_What is expected_
Go over the entries below line by line, copying each one that contains the word "slot".
----
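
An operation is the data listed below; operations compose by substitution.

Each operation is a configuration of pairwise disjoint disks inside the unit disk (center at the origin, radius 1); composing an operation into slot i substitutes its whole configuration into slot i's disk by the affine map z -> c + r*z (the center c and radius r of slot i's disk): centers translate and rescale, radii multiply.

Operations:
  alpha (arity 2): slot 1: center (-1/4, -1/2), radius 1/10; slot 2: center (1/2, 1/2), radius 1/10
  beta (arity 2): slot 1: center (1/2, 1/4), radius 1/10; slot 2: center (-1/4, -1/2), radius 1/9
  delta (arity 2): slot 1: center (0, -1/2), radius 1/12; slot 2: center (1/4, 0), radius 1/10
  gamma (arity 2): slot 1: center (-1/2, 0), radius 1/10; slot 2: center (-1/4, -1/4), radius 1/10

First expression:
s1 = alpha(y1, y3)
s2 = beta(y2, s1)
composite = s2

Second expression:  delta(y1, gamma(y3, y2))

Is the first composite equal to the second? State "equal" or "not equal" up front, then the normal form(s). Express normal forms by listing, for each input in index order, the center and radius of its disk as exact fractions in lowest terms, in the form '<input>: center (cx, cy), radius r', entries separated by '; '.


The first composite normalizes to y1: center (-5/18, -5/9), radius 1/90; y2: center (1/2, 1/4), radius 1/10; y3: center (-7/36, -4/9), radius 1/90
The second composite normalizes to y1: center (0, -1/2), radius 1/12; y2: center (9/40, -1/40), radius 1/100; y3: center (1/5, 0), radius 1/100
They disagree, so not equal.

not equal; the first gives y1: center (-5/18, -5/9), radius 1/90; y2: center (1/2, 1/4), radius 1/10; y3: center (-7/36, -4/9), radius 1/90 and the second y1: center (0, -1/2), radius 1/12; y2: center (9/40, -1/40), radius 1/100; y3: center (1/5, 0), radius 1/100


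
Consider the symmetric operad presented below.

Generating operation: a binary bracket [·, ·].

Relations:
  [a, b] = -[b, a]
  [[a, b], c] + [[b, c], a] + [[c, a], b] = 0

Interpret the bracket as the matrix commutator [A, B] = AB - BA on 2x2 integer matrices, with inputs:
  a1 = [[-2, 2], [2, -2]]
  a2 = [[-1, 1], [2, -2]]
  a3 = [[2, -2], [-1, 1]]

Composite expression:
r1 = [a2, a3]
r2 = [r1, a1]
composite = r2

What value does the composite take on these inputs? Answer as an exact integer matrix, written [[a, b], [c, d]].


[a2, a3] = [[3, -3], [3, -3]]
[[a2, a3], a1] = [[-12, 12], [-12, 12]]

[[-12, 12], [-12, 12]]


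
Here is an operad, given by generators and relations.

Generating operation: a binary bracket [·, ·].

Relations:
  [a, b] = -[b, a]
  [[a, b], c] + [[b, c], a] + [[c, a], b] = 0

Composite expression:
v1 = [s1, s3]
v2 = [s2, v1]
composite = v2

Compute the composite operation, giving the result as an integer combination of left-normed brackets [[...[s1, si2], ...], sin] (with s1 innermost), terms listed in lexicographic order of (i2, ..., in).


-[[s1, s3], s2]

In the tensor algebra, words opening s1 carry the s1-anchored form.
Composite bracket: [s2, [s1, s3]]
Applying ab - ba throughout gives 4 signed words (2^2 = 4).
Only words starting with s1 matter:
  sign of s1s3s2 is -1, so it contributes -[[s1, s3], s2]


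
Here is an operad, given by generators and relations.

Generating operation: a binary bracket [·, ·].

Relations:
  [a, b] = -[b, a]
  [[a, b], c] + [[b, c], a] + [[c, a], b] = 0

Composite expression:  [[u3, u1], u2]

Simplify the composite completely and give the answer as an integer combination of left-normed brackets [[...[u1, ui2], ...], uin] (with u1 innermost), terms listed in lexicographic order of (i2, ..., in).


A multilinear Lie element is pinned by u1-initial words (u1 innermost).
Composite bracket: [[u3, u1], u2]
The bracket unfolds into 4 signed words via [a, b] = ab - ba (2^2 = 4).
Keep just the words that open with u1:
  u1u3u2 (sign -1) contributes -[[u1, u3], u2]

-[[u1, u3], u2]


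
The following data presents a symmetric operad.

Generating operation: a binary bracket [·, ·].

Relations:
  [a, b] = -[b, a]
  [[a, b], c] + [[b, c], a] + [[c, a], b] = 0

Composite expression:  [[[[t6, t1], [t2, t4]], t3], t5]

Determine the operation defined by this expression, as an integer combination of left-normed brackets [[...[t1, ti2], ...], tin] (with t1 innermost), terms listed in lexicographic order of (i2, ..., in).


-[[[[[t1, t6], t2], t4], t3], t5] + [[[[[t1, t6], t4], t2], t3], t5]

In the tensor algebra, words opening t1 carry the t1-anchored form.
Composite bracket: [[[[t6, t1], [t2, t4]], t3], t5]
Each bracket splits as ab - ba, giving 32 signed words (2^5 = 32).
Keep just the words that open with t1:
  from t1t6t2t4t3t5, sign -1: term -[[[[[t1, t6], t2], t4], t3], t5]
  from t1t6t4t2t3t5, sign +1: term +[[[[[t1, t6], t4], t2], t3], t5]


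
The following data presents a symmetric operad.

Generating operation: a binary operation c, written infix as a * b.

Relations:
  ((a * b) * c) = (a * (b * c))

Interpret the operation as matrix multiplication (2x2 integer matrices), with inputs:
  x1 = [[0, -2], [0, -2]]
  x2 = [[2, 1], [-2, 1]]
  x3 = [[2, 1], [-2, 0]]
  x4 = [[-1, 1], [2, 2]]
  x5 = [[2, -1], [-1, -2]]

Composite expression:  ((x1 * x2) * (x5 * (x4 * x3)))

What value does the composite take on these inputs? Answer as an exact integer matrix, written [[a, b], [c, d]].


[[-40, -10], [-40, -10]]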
----
_Result of the task_
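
Each operation is a configuration of pairwise disjoint disks inside the unit disk (center at the origin, radius 1); composing an operation into slot i substitutes its whole configuration into slot i's disk by the affine map z -> c + r*z (the center c and radius r of slot i's disk): centers translate and rescale, radii multiply.
  alpha (arity 2): slot 1: center (-1/4, -1/2), radius 1/10; slot 2: center (1/2, 1/2), radius 1/10
  beta (arity 2): slot 1: center (1/2, 1/4), radius 1/10; slot 2: center (-1/4, -1/2), radius 1/9
  delta (arity 2): slot 1: center (0, -1/2), radius 1/12; slot 2: center (1/4, 0), radius 1/10
  gamma (arity 2): slot 1: center (-1/2, 0), radius 1/10; slot 2: center (-1/4, -1/4), radius 1/10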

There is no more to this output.